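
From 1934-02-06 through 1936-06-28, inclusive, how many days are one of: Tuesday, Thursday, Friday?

1934-02-06 is a Tuesday.
From 1934-02-06 to 1936-06-28 is 874 days inclusive.
874 = 7 × 124 + 6, so there are 124 full weeks plus 6 extra days.
Each full week contributes 3 days from the set (Tue, Thu, Fri): 124 × 3 = 372.
The 6 extra days are Tuesday, Wednesday, Thursday, Friday, Saturday, Sunday — 3 of them qualify.
Total: 372 + 3 = 375.

375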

▶ _Task to complete_
For this task, set down the entire listing word for word.

▶ _Answer space_
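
From 1934-02-06 through 1936-06-28, inclusive, how many days are one of: Tuesday, Thursday, Friday?

1934-02-06 is a Tuesday.
From 1934-02-06 to 1936-06-28 is 874 days inclusive.
874 = 7 × 124 + 6, so there are 124 full weeks plus 6 extra days.
Each full week contributes 3 days from the set (Tue, Thu, Fri): 124 × 3 = 372.
The 6 extra days are Tuesday, Wednesday, Thursday, Friday, Saturday, Sunday — 3 of them qualify.
Total: 372 + 3 = 375.

375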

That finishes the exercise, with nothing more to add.